START Source data

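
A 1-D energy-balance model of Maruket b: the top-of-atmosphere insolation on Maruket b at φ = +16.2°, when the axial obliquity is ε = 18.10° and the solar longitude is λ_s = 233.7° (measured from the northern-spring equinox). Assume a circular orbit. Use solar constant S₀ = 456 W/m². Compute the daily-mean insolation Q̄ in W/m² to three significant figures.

Q̄ ≈ 119 W/m²

Solar declination: sin δ = sin ε · sin λ_s = sin 18.10° × sin 233.7° = -0.25038, so δ = -14.500°.
cos H₀ = −tan(+16.2°) tan(-14.500°) = 0.0751, H₀ = 1.4956 rad.
Bracket: H₀ sin φ sin δ + cos φ cos δ sin H₀ = 1.4956×0.27899×-0.25038 + 0.96029×0.96815×0.99717 = -0.104473 + 0.927074 = 0.822601.
Q̄ = (S₀/π) × [bracket] = (456/π) × 0.822601 = 119.4 W/m².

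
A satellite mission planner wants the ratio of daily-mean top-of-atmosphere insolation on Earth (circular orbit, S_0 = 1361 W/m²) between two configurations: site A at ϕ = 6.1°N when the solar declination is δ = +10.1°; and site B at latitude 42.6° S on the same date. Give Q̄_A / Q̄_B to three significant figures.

Q̄_A / Q̄_B ≈ 1.84

— Configuration A (ϕ=+6.1°):
cos h₀ = −tan(+6.1°) tan(+10.100°) = -0.0190, h₀ = 1.5898 rad.
Bracket: h₀ sin ϕ sin δ + cos ϕ cos δ sin h₀ = 1.5898×0.10626×0.17537 + 0.99434×0.98450×0.99982 = 0.029626 + 0.978752 = 1.008378.
Q̄ = (S_0/π) × [bracket] = (1361/π) × 1.008378 = 436.85 W/m².
— Configuration B (ϕ=-42.6°):
cos h₀ = −tan(-42.6°) tan(+10.100°) = 0.1638, h₀ = 1.4063 rad.
Bracket: h₀ sin ϕ sin δ + cos ϕ cos δ sin h₀ = 1.4063×-0.67688×0.17537 + 0.73610×0.98450×0.98649 = -0.166934 + 0.714900 = 0.547966.
Q̄ = (S_0/π) × [bracket] = (1361/π) × 0.547966 = 237.39 W/m².
Ratio Q̄_A / Q̄_B = 436.85 / 237.39 = 1.840.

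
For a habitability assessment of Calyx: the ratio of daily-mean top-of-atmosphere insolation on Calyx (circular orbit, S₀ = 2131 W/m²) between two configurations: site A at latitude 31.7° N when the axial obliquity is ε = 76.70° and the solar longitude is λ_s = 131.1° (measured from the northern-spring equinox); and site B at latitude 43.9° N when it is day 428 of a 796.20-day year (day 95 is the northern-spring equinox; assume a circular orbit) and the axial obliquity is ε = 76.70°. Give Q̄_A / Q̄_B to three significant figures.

— Configuration A (φ=+31.7°):
Solar declination: sin δ = sin ε · sin λ_s = sin 76.70° × sin 131.1° = 0.73335, so δ = +47.168°.
cos H₀ = −tan(+31.7°) tan(+47.168°) = -0.6662, H₀ = 2.2999 rad.
Bracket: H₀ sin φ sin δ + cos φ cos δ sin H₀ = 2.2999×0.52547×0.73335 + 0.85081×0.67985×0.74576 = 0.886274 + 0.431365 = 1.317639.
Q̄ = (S₀/π) × [bracket] = (2131/π) × 1.317639 = 893.78 W/m².
— Configuration B (φ=+43.9°):
Solar longitude: λ_s = 360° × (428 − 95)/796.20 = 150.565°.
sin δ = sin 76.70° × sin 150.565° = 0.47825, so δ = +28.571°.
cos H₀ = −tan(+43.9°) tan(+28.571°) = -0.5240, H₀ = 2.1224 rad.
Bracket: H₀ sin φ sin δ + cos φ cos δ sin H₀ = 2.1224×0.69340×0.47825 + 0.72055×0.87822×0.85169 = 0.703827 + 0.538951 = 1.242778.
Q̄ = (S₀/π) × [bracket] = (2131/π) × 1.242778 = 843.00 W/m².
Ratio Q̄_A / Q̄_B = 893.78 / 843.00 = 1.060.

Q̄_A / Q̄_B ≈ 1.06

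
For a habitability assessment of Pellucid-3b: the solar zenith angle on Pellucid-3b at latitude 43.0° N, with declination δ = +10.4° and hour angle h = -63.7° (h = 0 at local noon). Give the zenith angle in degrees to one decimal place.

cos θ_z = sin φ sin δ + cos φ cos δ cos h = 0.123114 + 0.318718 = 0.441832.
θ_z = arccos(0.441832) = 63.8°.

θ_z = 63.8°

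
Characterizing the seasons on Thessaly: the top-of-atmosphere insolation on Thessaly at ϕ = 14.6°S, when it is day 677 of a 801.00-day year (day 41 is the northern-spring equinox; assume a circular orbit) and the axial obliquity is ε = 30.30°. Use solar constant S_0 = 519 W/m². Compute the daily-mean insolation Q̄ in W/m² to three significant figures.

Q̄ ≈ 173 W/m²

Solar longitude: L_s = 360° × (677 − 41)/801.00 = 285.843°.
sin δ = sin 30.30° × sin 285.843° = -0.48536, so δ = -29.036°.
cos h₀ = −tan(-14.6°) tan(-29.036°) = -0.1446, h₀ = 1.7159 rad.
Bracket: h₀ sin ϕ sin δ + cos ϕ cos δ sin h₀ = 1.7159×-0.25207×-0.48536 + 0.96771×0.87431×0.98949 = 0.209931 + 0.837186 = 1.047117.
Q̄ = (S_0/π) × [bracket] = (519/π) × 1.047117 = 173.0 W/m².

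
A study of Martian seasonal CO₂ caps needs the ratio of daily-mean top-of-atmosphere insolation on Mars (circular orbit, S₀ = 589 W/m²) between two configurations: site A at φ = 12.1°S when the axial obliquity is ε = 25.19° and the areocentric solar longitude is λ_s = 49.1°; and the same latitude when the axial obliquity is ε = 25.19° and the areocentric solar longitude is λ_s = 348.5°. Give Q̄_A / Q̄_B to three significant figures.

— Configuration A (φ=-12.1°):
sin δ = sin 25.19° × sin 49.1° = 0.32171, so δ = +18.766°.
cos H₀ = −tan(-12.1°) tan(+18.766°) = 0.0728, H₀ = 1.4979 rad.
Bracket: H₀ sin φ sin δ + cos φ cos δ sin H₀ = 1.4979×-0.20962×0.32171 + 0.97778×0.94684×0.99734 = -0.101014 + 0.923339 = 0.822325.
Q̄ = (S₀/π) × [bracket] = (589/π) × 0.822325 = 154.17 W/m².
— Configuration B (φ=-12.1°):
sin δ = sin 25.19° × sin 348.5° = -0.08486, so δ = -4.868°.
cos H₀ = −tan(-12.1°) tan(-4.868°) = -0.0183, H₀ = 1.5891 rad.
Bracket: H₀ sin φ sin δ + cos φ cos δ sin H₀ = 1.5891×-0.20962×-0.08486 + 0.97778×0.99639×0.99983 = 0.028267 + 0.974085 = 1.002352.
Q̄ = (S₀/π) × [bracket] = (589/π) × 1.002352 = 187.93 W/m².
Ratio Q̄_A / Q̄_B = 154.17 / 187.93 = 0.8204.

Q̄_A / Q̄_B ≈ 0.820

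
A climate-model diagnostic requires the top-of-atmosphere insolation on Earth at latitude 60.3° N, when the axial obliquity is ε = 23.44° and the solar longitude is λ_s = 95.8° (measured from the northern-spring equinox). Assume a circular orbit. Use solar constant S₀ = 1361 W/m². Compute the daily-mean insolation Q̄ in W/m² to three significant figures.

Solar declination: sin δ = sin ε · sin λ_s = sin 23.44° × sin 95.8° = 0.39575, so δ = +23.313°.
cos H₀ = −tan(+60.3°) tan(+23.313°) = -0.7555, H₀ = 2.4272 rad.
Bracket: H₀ sin φ sin δ + cos φ cos δ sin H₀ = 2.4272×0.86863×0.39575 + 0.49546×0.91836×0.65514 = 0.834375 + 0.298096 = 1.132471.
Q̄ = (S₀/π) × [bracket] = (1361/π) × 1.132471 = 490.6 W/m².

Q̄ ≈ 491 W/m²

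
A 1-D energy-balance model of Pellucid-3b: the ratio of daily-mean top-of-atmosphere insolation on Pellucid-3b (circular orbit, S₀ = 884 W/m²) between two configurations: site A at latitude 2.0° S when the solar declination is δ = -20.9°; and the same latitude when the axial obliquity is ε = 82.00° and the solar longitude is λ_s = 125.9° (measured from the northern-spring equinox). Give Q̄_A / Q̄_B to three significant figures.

— Configuration A (φ=-2.0°):
cos H₀ = −tan(-2.0°) tan(-20.900°) = -0.0133, H₀ = 1.5841 rad.
Bracket: H₀ sin φ sin δ + cos φ cos δ sin H₀ = 1.5841×-0.03490×-0.35674 + 0.99939×0.93420×0.99991 = 0.019722 + 0.933546 = 0.953268.
Q̄ = (S₀/π) × [bracket] = (884/π) × 0.953268 = 268.24 W/m².
— Configuration B (φ=-2.0°):
Solar declination: sin δ = sin ε · sin λ_s = sin 82.00° × sin 125.9° = 0.80216, so δ = +53.337°.
cos H₀ = −tan(-2.0°) tan(+53.337°) = 0.0469, H₀ = 1.5239 rad.
Bracket: H₀ sin φ sin δ + cos φ cos δ sin H₀ = 1.5239×-0.03490×0.80216 + 0.99939×0.59711×0.99890 = -0.042662 + 0.596089 = 0.553427.
Q̄ = (S₀/π) × [bracket] = (884/π) × 0.553427 = 155.73 W/m².
Ratio Q̄_A / Q̄_B = 268.24 / 155.73 = 1.722.

Q̄_A / Q̄_B ≈ 1.72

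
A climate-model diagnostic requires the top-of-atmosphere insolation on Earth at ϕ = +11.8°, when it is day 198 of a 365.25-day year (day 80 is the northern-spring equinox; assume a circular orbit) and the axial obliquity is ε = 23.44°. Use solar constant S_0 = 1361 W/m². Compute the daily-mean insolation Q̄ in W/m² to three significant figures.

Solar longitude: L_s = 360° × (198 − 80)/365.25 = 116.304°.
sin δ = sin 23.44° × sin 116.304° = 0.35660, so δ = +20.892°.
cos h₀ = −tan(+11.8°) tan(+20.892°) = -0.0797, h₀ = 1.6506 rad.
Bracket: h₀ sin ϕ sin δ + cos ϕ cos δ sin h₀ = 1.6506×0.20450×0.35660 + 0.97887×0.93426×0.99682 = 0.120370 + 0.911611 = 1.031981.
Q̄ = (S_0/π) × [bracket] = (1361/π) × 1.031981 = 447.1 W/m².

Q̄ ≈ 447 W/m²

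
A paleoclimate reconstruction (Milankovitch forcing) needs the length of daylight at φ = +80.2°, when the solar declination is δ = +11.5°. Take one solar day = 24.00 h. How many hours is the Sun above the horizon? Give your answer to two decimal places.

24.00 h

Sunrise equation: cos H₀ = −tan φ · tan δ = -1.1779 ≤ −1, so the Sun never sets (polar day) and H₀ = π.
Daylight = 2H₀/(2π) × 24.00 h = (3.1416/π) × 24.00 = 24.00 h.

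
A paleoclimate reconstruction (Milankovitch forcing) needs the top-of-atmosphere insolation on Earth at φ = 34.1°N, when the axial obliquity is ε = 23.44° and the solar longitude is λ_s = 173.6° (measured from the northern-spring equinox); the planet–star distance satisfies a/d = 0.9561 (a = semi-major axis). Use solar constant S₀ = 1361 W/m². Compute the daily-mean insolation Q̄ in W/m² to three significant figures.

Q̄ ≈ 343 W/m²

Solar declination: sin δ = sin ε · sin λ_s = sin 23.44° × sin 173.6° = 0.04434, so δ = +2.541°.
cos H₀ = −tan(+34.1°) tan(+2.541°) = -0.0301, H₀ = 1.6009 rad.
Bracket: H₀ sin φ sin δ + cos φ cos δ sin H₀ = 1.6009×0.56064×0.04434 + 0.82806×0.99902×0.99955 = 0.039796 + 0.826876 = 0.866672.
Inverse-square distance factor (a/d)² = 0.9561² = 0.914127.
Q̄ = (S₀/π) × 0.914127 × [bracket] = (1361/π) × 0.914127 × 0.866672 = 343.2 W/m².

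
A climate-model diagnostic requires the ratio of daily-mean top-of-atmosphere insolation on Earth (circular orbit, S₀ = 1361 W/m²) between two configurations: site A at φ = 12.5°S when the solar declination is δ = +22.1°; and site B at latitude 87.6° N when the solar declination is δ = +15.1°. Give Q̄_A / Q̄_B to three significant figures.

Q̄_A / Q̄_B ≈ 0.954

— Configuration A (φ=-12.5°):
cos H₀ = −tan(-12.5°) tan(+22.100°) = 0.0900, H₀ = 1.4807 rad.
Bracket: H₀ sin φ sin δ + cos φ cos δ sin H₀ = 1.4807×-0.21644×0.37622 + 0.97630×0.92653×0.99594 = -0.120572 + 0.900899 = 0.780327.
Q̄ = (S₀/π) × [bracket] = (1361/π) × 0.780327 = 338.05 W/m².
— Configuration B (φ=+87.6°):
cos H₀ = −tan(+87.6°) tan(+15.100°) = -6.4377 ≤ −1 ⇒ polar day, H₀ = π.
Bracket: H₀ sin φ sin δ + cos φ cos δ sin H₀ = 3.1416×0.99912×0.26050 + 0.04188×0.96547×0.00000 = 0.817667 + 0.000000 = 0.817667.
Q̄ = (S₀/π) × [bracket] = (1361/π) × 0.817667 = 354.23 W/m².
Ratio Q̄_A / Q̄_B = 338.05 / 354.23 = 0.9543.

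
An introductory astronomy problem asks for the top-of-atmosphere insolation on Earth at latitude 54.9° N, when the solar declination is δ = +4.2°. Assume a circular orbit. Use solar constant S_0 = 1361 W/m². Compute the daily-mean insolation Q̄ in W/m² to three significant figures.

cos h₀ = −tan(+54.9°) tan(+4.200°) = -0.1045, h₀ = 1.6755 rad.
Bracket: h₀ sin ϕ sin δ + cos ϕ cos δ sin h₀ = 1.6755×0.81815×0.07324 + 0.57501×0.99731×0.99453 = 0.100398 + 0.570326 = 0.670724.
Q̄ = (S_0/π) × [bracket] = (1361/π) × 0.670724 = 290.6 W/m².

Q̄ ≈ 291 W/m²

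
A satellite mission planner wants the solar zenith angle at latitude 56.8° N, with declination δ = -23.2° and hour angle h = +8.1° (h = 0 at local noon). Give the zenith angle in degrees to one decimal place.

θ_z = 80.3°

cos θ_z = sin φ sin δ + cos φ cos δ cos h = -0.329637 + 0.498264 = 0.168627.
θ_z = arccos(0.168627) = 80.3°.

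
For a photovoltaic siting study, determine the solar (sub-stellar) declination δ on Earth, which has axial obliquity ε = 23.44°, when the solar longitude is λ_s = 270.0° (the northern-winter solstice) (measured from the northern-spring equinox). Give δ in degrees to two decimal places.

sin δ = sin ε · sin λ_s = sin 23.44° × sin 270.0° = -0.397789.
δ = arcsin(-0.397789) = -23.44°.

δ = -23.44°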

END Source data

=== Work instructions ===
Output these and nothing else: the lines from the one holding "A satellite mission planner wants the solar" through the final line of the entries above, exactly as they appear.

=== Written answer ===
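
A satellite mission planner wants the solar zenith angle at latitude 56.8° N, with declination δ = -23.2° and hour angle h = +8.1° (h = 0 at local noon). Give the zenith angle in degrees to one decimal place.

θ_z = 80.3°

cos θ_z = sin φ sin δ + cos φ cos δ cos h = -0.329637 + 0.498264 = 0.168627.
θ_z = arccos(0.168627) = 80.3°.

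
For a photovoltaic siting study, determine the solar (sub-stellar) declination δ on Earth, which has axial obliquity ε = 23.44°, when the solar longitude is λ_s = 270.0° (the northern-winter solstice) (measured from the northern-spring equinox). Give δ in degrees to two decimal places.

sin δ = sin ε · sin λ_s = sin 23.44° × sin 270.0° = -0.397789.
δ = arcsin(-0.397789) = -23.44°.

δ = -23.44°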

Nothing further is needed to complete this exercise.